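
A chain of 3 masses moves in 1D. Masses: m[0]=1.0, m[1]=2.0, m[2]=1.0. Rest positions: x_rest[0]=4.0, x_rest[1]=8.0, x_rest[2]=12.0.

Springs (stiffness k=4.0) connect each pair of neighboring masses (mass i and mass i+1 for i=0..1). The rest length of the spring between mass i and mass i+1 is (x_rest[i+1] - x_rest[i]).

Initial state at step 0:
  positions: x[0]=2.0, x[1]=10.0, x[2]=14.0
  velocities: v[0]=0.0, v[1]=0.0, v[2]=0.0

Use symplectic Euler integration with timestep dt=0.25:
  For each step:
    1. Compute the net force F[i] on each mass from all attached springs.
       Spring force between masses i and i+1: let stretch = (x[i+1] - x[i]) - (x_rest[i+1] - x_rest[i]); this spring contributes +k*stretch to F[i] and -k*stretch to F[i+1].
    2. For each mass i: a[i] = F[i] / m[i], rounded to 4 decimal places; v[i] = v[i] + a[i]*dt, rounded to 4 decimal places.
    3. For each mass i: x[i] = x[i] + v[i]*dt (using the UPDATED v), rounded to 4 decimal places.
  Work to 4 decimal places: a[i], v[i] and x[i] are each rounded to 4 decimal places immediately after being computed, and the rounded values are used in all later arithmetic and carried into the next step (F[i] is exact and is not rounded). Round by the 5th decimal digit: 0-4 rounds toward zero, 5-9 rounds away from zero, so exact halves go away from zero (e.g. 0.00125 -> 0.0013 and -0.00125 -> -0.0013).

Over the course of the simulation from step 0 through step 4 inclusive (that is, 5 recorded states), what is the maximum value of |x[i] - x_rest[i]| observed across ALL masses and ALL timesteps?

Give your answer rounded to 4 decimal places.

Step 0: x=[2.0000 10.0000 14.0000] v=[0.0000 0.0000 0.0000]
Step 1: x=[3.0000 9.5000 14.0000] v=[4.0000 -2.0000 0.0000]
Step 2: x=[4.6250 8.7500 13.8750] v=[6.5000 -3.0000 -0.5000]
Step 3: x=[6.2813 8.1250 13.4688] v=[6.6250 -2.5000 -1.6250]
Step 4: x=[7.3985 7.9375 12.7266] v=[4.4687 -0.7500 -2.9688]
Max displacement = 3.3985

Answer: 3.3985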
★ ★ ★ ★ ★
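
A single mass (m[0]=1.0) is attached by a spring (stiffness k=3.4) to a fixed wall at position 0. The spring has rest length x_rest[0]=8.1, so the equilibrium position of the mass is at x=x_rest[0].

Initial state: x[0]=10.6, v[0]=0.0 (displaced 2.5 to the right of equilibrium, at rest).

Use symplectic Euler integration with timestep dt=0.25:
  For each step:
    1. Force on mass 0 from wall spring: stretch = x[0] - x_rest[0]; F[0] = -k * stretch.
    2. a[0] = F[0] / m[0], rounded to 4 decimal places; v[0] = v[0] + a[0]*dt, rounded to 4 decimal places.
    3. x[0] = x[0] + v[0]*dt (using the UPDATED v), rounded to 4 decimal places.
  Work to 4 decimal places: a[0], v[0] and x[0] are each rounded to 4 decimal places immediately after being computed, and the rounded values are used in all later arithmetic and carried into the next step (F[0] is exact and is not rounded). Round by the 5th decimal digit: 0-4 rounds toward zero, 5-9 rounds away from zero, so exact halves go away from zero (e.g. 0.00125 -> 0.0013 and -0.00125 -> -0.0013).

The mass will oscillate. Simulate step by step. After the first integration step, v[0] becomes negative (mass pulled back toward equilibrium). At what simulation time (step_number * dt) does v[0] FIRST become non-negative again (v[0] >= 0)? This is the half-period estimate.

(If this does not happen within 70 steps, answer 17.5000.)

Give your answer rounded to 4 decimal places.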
★ ★ ★ ★ ★
The answer is the lines above between the line holding "A chain of 3" and the line holding "Spring force between", inclusive, each written out exactly, and no others.

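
A chain of 3 masses moves in 1D. Masses: m[0]=1.0, m[1]=2.0, m[2]=1.0. Rest positions: x_rest[0]=4.0, x_rest[1]=8.0, x_rest[2]=12.0.

Springs (stiffness k=4.0) connect each pair of neighboring masses (mass i and mass i+1 for i=0..1). The rest length of the spring between mass i and mass i+1 is (x_rest[i+1] - x_rest[i]).

Initial state at step 0:
  positions: x[0]=2.0, x[1]=10.0, x[2]=14.0
  velocities: v[0]=0.0, v[1]=0.0, v[2]=0.0

Use symplectic Euler integration with timestep dt=0.25:
  For each step:
    1. Compute the net force F[i] on each mass from all attached springs.
       Spring force between masses i and i+1: let stretch = (x[i+1] - x[i]) - (x_rest[i+1] - x_rest[i]); this spring contributes +k*stretch to F[i] and -k*stretch to F[i+1].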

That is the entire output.